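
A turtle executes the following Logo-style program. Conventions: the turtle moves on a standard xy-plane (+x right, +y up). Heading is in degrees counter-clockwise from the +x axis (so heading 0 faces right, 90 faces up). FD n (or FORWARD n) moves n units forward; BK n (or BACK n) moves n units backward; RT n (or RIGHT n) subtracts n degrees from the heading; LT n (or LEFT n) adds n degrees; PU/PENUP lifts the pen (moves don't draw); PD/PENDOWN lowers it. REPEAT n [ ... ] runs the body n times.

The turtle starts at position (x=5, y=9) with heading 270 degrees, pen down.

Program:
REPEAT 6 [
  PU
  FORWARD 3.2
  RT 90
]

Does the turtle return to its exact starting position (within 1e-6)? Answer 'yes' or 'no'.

Answer: no

Derivation:
Executing turtle program step by step:
Start: pos=(5,9), heading=270, pen down
REPEAT 6 [
  -- iteration 1/6 --
  PU: pen up
  FD 3.2: (5,9) -> (5,5.8) [heading=270, move]
  RT 90: heading 270 -> 180
  -- iteration 2/6 --
  PU: pen up
  FD 3.2: (5,5.8) -> (1.8,5.8) [heading=180, move]
  RT 90: heading 180 -> 90
  -- iteration 3/6 --
  PU: pen up
  FD 3.2: (1.8,5.8) -> (1.8,9) [heading=90, move]
  RT 90: heading 90 -> 0
  -- iteration 4/6 --
  PU: pen up
  FD 3.2: (1.8,9) -> (5,9) [heading=0, move]
  RT 90: heading 0 -> 270
  -- iteration 5/6 --
  PU: pen up
  FD 3.2: (5,9) -> (5,5.8) [heading=270, move]
  RT 90: heading 270 -> 180
  -- iteration 6/6 --
  PU: pen up
  FD 3.2: (5,5.8) -> (1.8,5.8) [heading=180, move]
  RT 90: heading 180 -> 90
]
Final: pos=(1.8,5.8), heading=90, 0 segment(s) drawn

Start position: (5, 9)
Final position: (1.8, 5.8)
Distance = 4.525; >= 1e-6 -> NOT closed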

|---|

- _Work item_
Write out the entire listing so that each line matches the original exactly.

- _Solution to this problem_
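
A turtle executes the following Logo-style program. Conventions: the turtle moves on a standard xy-plane (+x right, +y up). Heading is in degrees counter-clockwise from the +x axis (so heading 0 faces right, 90 faces up). FD n (or FORWARD n) moves n units forward; BK n (or BACK n) moves n units backward; RT n (or RIGHT n) subtracts n degrees from the heading; LT n (or LEFT n) adds n degrees; PU/PENUP lifts the pen (moves don't draw); PD/PENDOWN lowers it. REPEAT n [ ... ] runs the body n times.

The turtle starts at position (x=5, y=9) with heading 270 degrees, pen down.

Program:
REPEAT 6 [
  PU
  FORWARD 3.2
  RT 90
]

Does the turtle return to its exact starting position (within 1e-6)? Answer 'yes' or 'no'.

Answer: no

Derivation:
Executing turtle program step by step:
Start: pos=(5,9), heading=270, pen down
REPEAT 6 [
  -- iteration 1/6 --
  PU: pen up
  FD 3.2: (5,9) -> (5,5.8) [heading=270, move]
  RT 90: heading 270 -> 180
  -- iteration 2/6 --
  PU: pen up
  FD 3.2: (5,5.8) -> (1.8,5.8) [heading=180, move]
  RT 90: heading 180 -> 90
  -- iteration 3/6 --
  PU: pen up
  FD 3.2: (1.8,5.8) -> (1.8,9) [heading=90, move]
  RT 90: heading 90 -> 0
  -- iteration 4/6 --
  PU: pen up
  FD 3.2: (1.8,9) -> (5,9) [heading=0, move]
  RT 90: heading 0 -> 270
  -- iteration 5/6 --
  PU: pen up
  FD 3.2: (5,9) -> (5,5.8) [heading=270, move]
  RT 90: heading 270 -> 180
  -- iteration 6/6 --
  PU: pen up
  FD 3.2: (5,5.8) -> (1.8,5.8) [heading=180, move]
  RT 90: heading 180 -> 90
]
Final: pos=(1.8,5.8), heading=90, 0 segment(s) drawn

Start position: (5, 9)
Final position: (1.8, 5.8)
Distance = 4.525; >= 1e-6 -> NOT closed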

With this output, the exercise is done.